**Your task:** Write out all the entries below without any change.

**Input records:**
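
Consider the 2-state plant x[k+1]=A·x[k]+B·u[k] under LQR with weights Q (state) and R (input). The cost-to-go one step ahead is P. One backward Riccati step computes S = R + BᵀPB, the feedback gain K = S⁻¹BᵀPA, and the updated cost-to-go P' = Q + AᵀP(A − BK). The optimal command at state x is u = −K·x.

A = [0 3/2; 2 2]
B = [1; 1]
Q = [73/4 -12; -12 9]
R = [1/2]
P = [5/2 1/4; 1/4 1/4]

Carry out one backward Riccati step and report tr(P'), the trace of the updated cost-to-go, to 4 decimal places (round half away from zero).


29.1042

BᵀP = [2.7500 0.5000]
S = R + BᵀPB = [1/2] + [3.2500] = [3.7500]
BᵀPA = [1.0000 5.1250]
K = S⁻¹·BᵀPA = [0.2667 1.3667]
A−BK = [-0.2667 0.1333; 1.7333 0.6333]
AᵀP(A−BK) = [0.7333 0.3833; 0.3833 1.1208]
P' = Q + AᵀP(A−BK) = [18.9833 -11.6167; -11.6167 10.1208]
tr(P') = 29.1042


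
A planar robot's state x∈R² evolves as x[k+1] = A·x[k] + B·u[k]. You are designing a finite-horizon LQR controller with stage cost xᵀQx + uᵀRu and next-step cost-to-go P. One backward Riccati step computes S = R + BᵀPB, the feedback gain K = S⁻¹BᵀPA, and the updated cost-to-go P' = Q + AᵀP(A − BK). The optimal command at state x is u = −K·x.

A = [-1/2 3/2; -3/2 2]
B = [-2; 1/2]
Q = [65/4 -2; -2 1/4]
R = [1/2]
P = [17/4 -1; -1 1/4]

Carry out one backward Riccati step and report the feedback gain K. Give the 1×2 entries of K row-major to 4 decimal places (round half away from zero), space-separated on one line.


0.0671 -0.4728

BᵀP = [-9.0000 2.1250]
S = R + BᵀPB = [1/2] + [19.0625] = [19.5625]
BᵀPA = [1.3125 -9.2500]
K = S⁻¹·BᵀPA = [0.0671 -0.4728]
A−BK = [-0.3658 0.5543; -1.5335 2.2364]
AᵀP(A−BK) = [0.0369 -0.0669; -0.0669 0.1887]
P' = Q + AᵀP(A−BK) = [16.2869 -2.0669; -2.0669 0.4387]
tr(P') = 16.7256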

**Reply:**
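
Consider the 2-state plant x[k+1]=A·x[k]+B·u[k] under LQR with weights Q (state) and R (input). The cost-to-go one step ahead is P. One backward Riccati step computes S = R + BᵀPB, the feedback gain K = S⁻¹BᵀPA, and the updated cost-to-go P' = Q + AᵀP(A − BK). The optimal command at state x is u = −K·x.

A = [0 3/2; 2 2]
B = [1; 1]
Q = [73/4 -12; -12 9]
R = [1/2]
P = [5/2 1/4; 1/4 1/4]

Carry out one backward Riccati step and report tr(P'), the trace of the updated cost-to-go, to 4 decimal places (round half away from zero).


29.1042

BᵀP = [2.7500 0.5000]
S = R + BᵀPB = [1/2] + [3.2500] = [3.7500]
BᵀPA = [1.0000 5.1250]
K = S⁻¹·BᵀPA = [0.2667 1.3667]
A−BK = [-0.2667 0.1333; 1.7333 0.6333]
AᵀP(A−BK) = [0.7333 0.3833; 0.3833 1.1208]
P' = Q + AᵀP(A−BK) = [18.9833 -11.6167; -11.6167 10.1208]
tr(P') = 29.1042


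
A planar robot's state x∈R² evolves as x[k+1] = A·x[k] + B·u[k]. You are designing a finite-horizon LQR controller with stage cost xᵀQx + uᵀRu and next-step cost-to-go P. One backward Riccati step computes S = R + BᵀPB, the feedback gain K = S⁻¹BᵀPA, and the updated cost-to-go P' = Q + AᵀP(A − BK). The optimal command at state x is u = −K·x.

A = [-1/2 3/2; -3/2 2]
B = [-2; 1/2]
Q = [65/4 -2; -2 1/4]
R = [1/2]
P = [17/4 -1; -1 1/4]

Carry out one backward Riccati step and report the feedback gain K. Give the 1×2 entries of K row-major to 4 decimal places (round half away from zero), space-separated on one line.


0.0671 -0.4728

BᵀP = [-9.0000 2.1250]
S = R + BᵀPB = [1/2] + [19.0625] = [19.5625]
BᵀPA = [1.3125 -9.2500]
K = S⁻¹·BᵀPA = [0.0671 -0.4728]
A−BK = [-0.3658 0.5543; -1.5335 2.2364]
AᵀP(A−BK) = [0.0369 -0.0669; -0.0669 0.1887]
P' = Q + AᵀP(A−BK) = [16.2869 -2.0669; -2.0669 0.4387]
tr(P') = 16.7256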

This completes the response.